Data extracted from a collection
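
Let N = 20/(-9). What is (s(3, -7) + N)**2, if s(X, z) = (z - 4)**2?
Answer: 1142761/81 ≈ 14108.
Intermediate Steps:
N = -20/9 (N = 20*(-1/9) = -20/9 ≈ -2.2222)
s(X, z) = (-4 + z)**2
(s(3, -7) + N)**2 = ((-4 - 7)**2 - 20/9)**2 = ((-11)**2 - 20/9)**2 = (121 - 20/9)**2 = (1069/9)**2 = 1142761/81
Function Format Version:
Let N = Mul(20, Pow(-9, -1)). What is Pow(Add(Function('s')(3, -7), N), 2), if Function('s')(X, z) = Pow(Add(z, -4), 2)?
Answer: Rational(1142761, 81) ≈ 14108.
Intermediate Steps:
N = Rational(-20, 9) (N = Mul(20, Rational(-1, 9)) = Rational(-20, 9) ≈ -2.2222)
Function('s')(X, z) = Pow(Add(-4, z), 2)
Pow(Add(Function('s')(3, -7), N), 2) = Pow(Add(Pow(Add(-4, -7), 2), Rational(-20, 9)), 2) = Pow(Add(Pow(-11, 2), Rational(-20, 9)), 2) = Pow(Add(121, Rational(-20, 9)), 2) = Pow(Rational(1069, 9), 2) = Rational(1142761, 81)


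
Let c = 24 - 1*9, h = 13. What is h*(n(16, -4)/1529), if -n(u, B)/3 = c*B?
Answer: 2340/1529 ≈ 1.5304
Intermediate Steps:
c = 15 (c = 24 - 9 = 15)
n(u, B) = -45*B
h*(n(16, -4)/1529) = 13*(-45*(-4)/1529) = 13*(180*(1/1529)) = 13*(180/1529) = 2340/1529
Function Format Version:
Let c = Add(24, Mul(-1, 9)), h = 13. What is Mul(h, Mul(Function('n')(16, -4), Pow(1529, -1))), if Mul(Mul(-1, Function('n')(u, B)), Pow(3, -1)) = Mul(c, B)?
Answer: Rational(2340, 1529) ≈ 1.5304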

**THE PROBLEM:**
With both ends included, please retype exactly the lines from the line containing "Let c = 24 - 1*9, h" to the final line of the data.

**THE COMPLETED TASK:**
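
Let c = 24 - 1*9, h = 13. What is h*(n(16, -4)/1529), if -n(u, B)/3 = c*B?
Answer: 2340/1529 ≈ 1.5304
Intermediate Steps:
c = 15 (c = 24 - 9 = 15)
n(u, B) = -45*B
h*(n(16, -4)/1529) = 13*(-45*(-4)/1529) = 13*(180*(1/1529)) = 13*(180/1529) = 2340/1529
Function Format Version:
Let c = Add(24, Mul(-1, 9)), h = 13. What is Mul(h, Mul(Function('n')(16, -4), Pow(1529, -1))), if Mul(Mul(-1, Function('n')(u, B)), Pow(3, -1)) = Mul(c, B)?
Answer: Rational(2340, 1529) ≈ 1.5304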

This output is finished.